**Work to complete**
Please repeat every entry, keeping each one exactly the same.

**Supplied records**
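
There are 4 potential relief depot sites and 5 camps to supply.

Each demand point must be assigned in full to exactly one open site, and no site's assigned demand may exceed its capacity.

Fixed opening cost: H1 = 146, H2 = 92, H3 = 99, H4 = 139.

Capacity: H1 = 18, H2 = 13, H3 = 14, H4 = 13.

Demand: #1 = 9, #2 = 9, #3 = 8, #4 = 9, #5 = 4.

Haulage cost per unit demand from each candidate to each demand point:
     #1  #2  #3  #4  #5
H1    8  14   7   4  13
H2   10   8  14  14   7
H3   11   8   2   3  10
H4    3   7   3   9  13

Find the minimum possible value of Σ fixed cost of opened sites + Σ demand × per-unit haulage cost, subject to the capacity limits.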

**Solution to the problem**
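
There are 4 potential relief depot sites and 5 camps to supply.

Each demand point must be assigned in full to exactly one open site, and no site's assigned demand may exceed its capacity.

Fixed opening cost: H1 = 146, H2 = 92, H3 = 99, H4 = 139.

Capacity: H1 = 18, H2 = 13, H3 = 14, H4 = 13.

Demand: #1 = 9, #2 = 9, #3 = 8, #4 = 9, #5 = 4.

Haulage cost per unit demand from each candidate to each demand point:
     #1  #2  #3  #4  #5
H1    8  14   7   4  13
H2   10   8  14  14   7
H3   11   8   2   3  10
H4    3   7   3   9  13

Find the minimum possible value of Σ fixed cost of opened sites + Σ demand × per-unit haulage cost, subject to the capacity limits.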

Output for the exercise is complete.